— Collected data entries —
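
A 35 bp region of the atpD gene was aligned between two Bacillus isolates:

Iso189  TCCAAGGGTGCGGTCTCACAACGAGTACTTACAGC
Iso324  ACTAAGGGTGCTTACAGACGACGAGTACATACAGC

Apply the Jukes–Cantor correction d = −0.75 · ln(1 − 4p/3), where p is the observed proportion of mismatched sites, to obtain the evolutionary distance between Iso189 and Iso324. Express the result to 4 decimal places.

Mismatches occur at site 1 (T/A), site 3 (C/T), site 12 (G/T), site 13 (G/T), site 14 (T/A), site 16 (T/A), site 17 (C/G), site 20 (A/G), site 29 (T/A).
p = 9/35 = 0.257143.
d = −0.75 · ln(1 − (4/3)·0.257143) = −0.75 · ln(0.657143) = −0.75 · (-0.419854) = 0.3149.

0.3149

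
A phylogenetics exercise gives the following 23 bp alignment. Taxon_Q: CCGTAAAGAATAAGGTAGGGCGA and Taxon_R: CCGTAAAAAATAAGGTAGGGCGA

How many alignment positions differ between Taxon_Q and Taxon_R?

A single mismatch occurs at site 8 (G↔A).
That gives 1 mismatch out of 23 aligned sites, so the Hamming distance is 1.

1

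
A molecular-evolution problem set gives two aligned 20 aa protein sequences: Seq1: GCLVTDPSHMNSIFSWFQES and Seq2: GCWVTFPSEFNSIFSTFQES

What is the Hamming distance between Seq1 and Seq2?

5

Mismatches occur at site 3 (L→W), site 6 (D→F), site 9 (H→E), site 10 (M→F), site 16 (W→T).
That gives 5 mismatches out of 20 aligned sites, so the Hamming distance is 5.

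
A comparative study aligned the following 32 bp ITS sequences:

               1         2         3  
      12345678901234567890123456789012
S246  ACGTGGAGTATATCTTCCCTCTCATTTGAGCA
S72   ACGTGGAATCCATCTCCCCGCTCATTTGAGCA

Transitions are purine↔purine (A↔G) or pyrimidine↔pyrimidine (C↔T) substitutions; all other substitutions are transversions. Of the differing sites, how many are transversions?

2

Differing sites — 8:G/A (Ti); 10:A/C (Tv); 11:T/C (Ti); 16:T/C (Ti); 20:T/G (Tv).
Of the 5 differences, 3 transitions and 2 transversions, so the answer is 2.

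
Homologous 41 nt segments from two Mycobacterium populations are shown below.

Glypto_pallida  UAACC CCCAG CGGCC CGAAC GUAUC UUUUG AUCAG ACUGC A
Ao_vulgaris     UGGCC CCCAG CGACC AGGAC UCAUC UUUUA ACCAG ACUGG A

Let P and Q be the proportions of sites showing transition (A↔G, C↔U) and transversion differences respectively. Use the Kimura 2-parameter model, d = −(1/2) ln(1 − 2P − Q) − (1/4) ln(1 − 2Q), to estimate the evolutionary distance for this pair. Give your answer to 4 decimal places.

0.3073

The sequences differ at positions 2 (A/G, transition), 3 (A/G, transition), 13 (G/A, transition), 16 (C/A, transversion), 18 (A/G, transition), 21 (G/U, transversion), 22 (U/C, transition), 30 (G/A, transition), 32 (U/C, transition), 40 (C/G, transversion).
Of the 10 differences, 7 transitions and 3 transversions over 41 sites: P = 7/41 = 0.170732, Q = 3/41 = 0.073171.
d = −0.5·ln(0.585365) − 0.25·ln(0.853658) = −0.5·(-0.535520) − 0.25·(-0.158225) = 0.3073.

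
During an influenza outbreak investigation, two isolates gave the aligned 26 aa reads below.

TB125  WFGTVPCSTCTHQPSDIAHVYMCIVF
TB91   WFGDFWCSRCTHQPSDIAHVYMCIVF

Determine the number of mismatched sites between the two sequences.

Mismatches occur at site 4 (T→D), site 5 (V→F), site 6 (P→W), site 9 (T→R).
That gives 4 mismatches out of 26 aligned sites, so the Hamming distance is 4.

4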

...

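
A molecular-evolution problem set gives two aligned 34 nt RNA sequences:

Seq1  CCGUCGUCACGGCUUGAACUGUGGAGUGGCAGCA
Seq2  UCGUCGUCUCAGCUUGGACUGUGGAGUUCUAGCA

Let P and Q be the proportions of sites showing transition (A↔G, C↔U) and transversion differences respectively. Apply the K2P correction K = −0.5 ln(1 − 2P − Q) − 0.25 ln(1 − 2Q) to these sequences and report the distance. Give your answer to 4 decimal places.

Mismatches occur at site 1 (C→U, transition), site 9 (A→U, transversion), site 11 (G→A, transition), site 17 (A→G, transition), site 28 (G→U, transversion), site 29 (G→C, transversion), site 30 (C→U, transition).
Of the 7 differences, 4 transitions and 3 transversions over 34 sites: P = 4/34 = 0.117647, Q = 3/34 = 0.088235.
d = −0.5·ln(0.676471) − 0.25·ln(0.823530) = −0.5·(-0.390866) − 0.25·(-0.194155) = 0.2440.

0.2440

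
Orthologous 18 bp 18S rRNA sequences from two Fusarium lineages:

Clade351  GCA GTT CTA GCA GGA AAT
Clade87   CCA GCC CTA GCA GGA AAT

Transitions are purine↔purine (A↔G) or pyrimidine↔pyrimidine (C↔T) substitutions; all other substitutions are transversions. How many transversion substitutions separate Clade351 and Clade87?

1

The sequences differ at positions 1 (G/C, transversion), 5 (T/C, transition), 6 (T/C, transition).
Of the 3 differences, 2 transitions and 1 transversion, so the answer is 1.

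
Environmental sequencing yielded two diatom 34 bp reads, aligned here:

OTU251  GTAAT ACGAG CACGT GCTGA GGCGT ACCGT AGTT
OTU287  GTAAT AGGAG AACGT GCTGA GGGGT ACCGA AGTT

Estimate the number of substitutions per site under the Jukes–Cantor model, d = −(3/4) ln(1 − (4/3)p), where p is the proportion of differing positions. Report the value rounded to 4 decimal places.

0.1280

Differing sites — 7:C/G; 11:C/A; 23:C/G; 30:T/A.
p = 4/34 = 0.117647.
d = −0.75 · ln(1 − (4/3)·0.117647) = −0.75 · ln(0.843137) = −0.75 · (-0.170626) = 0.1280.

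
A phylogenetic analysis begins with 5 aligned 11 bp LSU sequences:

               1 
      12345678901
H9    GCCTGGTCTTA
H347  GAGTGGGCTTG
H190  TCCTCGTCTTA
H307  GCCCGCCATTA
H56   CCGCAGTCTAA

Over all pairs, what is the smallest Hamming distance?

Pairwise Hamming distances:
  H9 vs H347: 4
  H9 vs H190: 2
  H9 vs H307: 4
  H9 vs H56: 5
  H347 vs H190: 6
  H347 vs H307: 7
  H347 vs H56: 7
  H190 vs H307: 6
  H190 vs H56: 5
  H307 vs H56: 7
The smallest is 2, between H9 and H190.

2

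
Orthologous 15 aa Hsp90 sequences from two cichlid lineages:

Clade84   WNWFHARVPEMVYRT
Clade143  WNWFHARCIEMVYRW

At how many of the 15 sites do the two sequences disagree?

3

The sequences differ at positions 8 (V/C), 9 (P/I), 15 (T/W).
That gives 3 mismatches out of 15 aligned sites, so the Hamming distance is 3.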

--

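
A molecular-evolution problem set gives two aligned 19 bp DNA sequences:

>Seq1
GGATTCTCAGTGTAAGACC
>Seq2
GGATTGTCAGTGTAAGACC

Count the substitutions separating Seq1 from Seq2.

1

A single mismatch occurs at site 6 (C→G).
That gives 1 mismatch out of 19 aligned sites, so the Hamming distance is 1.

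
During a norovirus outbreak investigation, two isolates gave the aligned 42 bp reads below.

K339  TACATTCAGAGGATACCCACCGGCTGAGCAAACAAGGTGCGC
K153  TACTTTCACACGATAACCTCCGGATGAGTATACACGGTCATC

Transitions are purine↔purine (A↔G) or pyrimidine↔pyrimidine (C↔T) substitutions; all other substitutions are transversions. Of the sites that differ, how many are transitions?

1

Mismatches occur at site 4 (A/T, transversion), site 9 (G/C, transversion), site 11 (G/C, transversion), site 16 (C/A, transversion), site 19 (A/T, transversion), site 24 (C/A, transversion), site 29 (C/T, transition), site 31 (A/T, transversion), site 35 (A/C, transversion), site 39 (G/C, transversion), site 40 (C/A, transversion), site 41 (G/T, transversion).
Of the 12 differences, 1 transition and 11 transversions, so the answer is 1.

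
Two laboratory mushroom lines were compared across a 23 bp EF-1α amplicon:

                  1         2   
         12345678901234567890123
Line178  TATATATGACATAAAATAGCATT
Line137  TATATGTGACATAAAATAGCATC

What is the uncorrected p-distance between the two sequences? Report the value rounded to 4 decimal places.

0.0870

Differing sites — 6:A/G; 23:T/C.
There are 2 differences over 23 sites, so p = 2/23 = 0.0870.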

— About this task —
For the string "problem", tally the lines above that contain it and give only the figure.

— Written response —
3